**Goal of the exercise**
The response must contain every line of the records that follow, duplicated exactly.

────────────────────────────────────────

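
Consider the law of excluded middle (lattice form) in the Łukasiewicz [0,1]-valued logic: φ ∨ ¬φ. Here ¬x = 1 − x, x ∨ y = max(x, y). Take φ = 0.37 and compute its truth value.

0.63

¬φ = 1 − 0.37 = 0.63
φ ∨ ¬φ = max(0.37, 0.63) = 0.63
(The value 0.63 < 1 shows this instance is not satisfied; not a Ł∞-tautology — its value is max(a, 1−a).)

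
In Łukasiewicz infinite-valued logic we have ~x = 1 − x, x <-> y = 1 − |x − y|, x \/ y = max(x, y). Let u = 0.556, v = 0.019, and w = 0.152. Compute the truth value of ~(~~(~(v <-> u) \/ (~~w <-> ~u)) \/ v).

v <-> u = 1 − |0.019 − 0.556| = 1 − 0.537 = 0.463
~(v <-> u) = 1 − 0.463 = 0.537
~w = 1 − 0.152 = 0.848
~~w = 1 − 0.848 = 0.152
~u = 1 − 0.556 = 0.444
~~w <-> ~u = 1 − |0.152 − 0.444| = 1 − 0.292 = 0.708
~(v <-> u) \/ (~~w <-> ~u) = max(0.537, 0.708) = 0.708
~(~(v <-> u) \/ (~~w <-> ~u)) = 1 − 0.708 = 0.292
~~(~(v <-> u) \/ (~~w <-> ~u)) = 1 − 0.292 = 0.708
~~(~(v <-> u) \/ (~~w <-> ~u)) \/ v = max(0.708, 0.019) = 0.708
~(~~(~(v <-> u) \/ (~~w <-> ~u)) \/ v) = 1 − 0.708 = 0.292

0.292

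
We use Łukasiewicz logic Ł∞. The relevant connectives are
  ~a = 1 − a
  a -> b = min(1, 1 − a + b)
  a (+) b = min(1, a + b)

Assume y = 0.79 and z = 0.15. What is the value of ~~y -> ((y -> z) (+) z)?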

────────────────────────────────────────

**Result below**
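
Consider the law of excluded middle (lattice form) in the Łukasiewicz [0,1]-valued logic: φ ∨ ¬φ. Here ¬x = 1 − x, x ∨ y = max(x, y). Take φ = 0.37 and compute its truth value.

0.63

¬φ = 1 − 0.37 = 0.63
φ ∨ ¬φ = max(0.37, 0.63) = 0.63
(The value 0.63 < 1 shows this instance is not satisfied; not a Ł∞-tautology — its value is max(a, 1−a).)

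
In Łukasiewicz infinite-valued logic we have ~x = 1 − x, x <-> y = 1 − |x − y|, x \/ y = max(x, y). Let u = 0.556, v = 0.019, and w = 0.152. Compute the truth value of ~(~~(~(v <-> u) \/ (~~w <-> ~u)) \/ v).

v <-> u = 1 − |0.019 − 0.556| = 1 − 0.537 = 0.463
~(v <-> u) = 1 − 0.463 = 0.537
~w = 1 − 0.152 = 0.848
~~w = 1 − 0.848 = 0.152
~u = 1 − 0.556 = 0.444
~~w <-> ~u = 1 − |0.152 − 0.444| = 1 − 0.292 = 0.708
~(v <-> u) \/ (~~w <-> ~u) = max(0.537, 0.708) = 0.708
~(~(v <-> u) \/ (~~w <-> ~u)) = 1 − 0.708 = 0.292
~~(~(v <-> u) \/ (~~w <-> ~u)) = 1 − 0.292 = 0.708
~~(~(v <-> u) \/ (~~w <-> ~u)) \/ v = max(0.708, 0.019) = 0.708
~(~~(~(v <-> u) \/ (~~w <-> ~u)) \/ v) = 1 − 0.708 = 0.292

0.292

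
We use Łukasiewicz logic Ł∞. The relevant connectives are
  ~a = 1 − a
  a -> b = min(1, 1 − a + b)
  a (+) b = min(1, a + b)

Assume y = 0.79 and z = 0.15. What is the value of ~~y -> ((y -> z) (+) z)?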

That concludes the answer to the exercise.